**Instructions for the task:** Filter these entries down to the lines that hold the word "dichromate", and show each of them.
START Exercise material
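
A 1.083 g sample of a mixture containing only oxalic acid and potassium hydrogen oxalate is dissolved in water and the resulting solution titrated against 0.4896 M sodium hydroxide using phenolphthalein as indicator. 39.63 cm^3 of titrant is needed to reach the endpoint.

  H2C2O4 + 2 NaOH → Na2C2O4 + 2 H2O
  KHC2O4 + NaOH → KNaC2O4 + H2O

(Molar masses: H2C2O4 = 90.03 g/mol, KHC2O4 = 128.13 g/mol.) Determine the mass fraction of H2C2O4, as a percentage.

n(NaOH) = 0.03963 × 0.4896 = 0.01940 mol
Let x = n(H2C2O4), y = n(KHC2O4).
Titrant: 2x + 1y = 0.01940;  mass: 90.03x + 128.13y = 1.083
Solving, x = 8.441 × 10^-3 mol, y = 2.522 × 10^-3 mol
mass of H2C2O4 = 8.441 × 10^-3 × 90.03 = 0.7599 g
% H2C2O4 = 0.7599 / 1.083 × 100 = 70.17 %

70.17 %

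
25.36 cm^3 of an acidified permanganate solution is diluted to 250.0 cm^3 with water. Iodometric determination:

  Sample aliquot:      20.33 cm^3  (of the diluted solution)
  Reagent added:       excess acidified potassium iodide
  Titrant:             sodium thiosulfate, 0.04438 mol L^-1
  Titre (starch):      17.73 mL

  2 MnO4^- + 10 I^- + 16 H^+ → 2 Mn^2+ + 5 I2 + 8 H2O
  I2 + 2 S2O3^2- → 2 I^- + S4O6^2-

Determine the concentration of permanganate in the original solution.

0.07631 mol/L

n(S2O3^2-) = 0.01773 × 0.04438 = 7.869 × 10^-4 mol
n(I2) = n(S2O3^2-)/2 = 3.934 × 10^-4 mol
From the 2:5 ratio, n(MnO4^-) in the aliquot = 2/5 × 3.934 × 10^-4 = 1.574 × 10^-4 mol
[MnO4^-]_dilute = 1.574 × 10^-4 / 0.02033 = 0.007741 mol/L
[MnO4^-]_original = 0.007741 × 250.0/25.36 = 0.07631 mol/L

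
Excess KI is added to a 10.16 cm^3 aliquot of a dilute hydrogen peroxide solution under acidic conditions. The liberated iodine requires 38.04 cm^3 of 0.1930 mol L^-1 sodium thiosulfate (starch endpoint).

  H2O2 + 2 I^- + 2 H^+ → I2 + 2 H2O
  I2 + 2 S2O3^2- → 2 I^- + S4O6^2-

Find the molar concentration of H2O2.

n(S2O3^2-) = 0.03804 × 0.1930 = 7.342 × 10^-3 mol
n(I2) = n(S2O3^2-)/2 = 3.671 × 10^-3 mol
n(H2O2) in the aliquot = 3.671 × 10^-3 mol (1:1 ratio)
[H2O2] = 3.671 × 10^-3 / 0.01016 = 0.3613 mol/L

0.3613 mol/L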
END Exercise material
START Exercise material
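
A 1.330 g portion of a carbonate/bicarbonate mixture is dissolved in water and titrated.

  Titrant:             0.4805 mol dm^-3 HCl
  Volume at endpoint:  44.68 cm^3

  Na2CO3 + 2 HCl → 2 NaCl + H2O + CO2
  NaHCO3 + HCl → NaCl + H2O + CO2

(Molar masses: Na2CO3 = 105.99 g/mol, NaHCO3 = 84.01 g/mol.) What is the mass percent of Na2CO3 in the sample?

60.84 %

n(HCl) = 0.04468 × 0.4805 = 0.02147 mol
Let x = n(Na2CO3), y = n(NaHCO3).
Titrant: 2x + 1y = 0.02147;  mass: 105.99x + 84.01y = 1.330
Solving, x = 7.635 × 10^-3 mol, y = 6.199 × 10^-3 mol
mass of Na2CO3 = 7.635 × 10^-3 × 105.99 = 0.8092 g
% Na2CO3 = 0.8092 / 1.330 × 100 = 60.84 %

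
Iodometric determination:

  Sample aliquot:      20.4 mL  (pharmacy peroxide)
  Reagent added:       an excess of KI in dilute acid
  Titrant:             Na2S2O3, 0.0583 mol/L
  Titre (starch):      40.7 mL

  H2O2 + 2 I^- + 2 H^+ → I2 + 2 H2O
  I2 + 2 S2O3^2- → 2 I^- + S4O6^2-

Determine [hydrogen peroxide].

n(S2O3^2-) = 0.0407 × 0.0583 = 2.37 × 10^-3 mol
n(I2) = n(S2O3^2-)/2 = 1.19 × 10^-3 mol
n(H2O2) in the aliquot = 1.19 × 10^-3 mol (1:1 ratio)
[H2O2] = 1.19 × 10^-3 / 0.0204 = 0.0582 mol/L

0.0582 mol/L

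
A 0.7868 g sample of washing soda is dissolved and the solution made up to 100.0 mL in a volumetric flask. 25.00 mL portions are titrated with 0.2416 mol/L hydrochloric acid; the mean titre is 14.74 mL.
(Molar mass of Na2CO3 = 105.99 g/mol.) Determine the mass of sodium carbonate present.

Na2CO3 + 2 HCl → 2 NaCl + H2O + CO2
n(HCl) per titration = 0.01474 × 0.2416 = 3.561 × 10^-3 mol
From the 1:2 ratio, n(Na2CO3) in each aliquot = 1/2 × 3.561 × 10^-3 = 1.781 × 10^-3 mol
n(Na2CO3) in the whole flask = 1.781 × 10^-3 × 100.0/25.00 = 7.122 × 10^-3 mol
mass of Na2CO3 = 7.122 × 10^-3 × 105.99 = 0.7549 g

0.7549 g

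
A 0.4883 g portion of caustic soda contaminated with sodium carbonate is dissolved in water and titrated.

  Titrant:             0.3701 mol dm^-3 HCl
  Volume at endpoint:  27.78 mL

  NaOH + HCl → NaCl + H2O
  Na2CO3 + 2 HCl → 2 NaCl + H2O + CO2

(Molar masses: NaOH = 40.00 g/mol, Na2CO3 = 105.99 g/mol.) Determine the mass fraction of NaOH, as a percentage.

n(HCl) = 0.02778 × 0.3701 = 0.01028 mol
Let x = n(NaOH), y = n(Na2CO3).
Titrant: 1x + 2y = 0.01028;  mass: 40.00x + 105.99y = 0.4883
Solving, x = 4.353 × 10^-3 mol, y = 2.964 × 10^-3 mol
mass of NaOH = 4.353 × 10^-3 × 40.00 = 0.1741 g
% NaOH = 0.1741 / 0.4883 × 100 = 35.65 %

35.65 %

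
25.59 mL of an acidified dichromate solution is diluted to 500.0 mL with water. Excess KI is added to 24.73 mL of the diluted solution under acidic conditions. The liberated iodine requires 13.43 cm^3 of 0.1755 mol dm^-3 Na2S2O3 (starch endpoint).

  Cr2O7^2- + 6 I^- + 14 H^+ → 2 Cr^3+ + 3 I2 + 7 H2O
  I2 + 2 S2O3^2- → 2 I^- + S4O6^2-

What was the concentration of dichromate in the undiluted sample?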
END Exercise material
**Response:**
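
25.59 mL of an acidified dichromate solution is diluted to 500.0 mL with water. Excess KI is added to 24.73 mL of the diluted solution under acidic conditions. The liberated iodine requires 13.43 cm^3 of 0.1755 mol dm^-3 Na2S2O3 (starch endpoint).
What was the concentration of dichromate in the undiluted sample?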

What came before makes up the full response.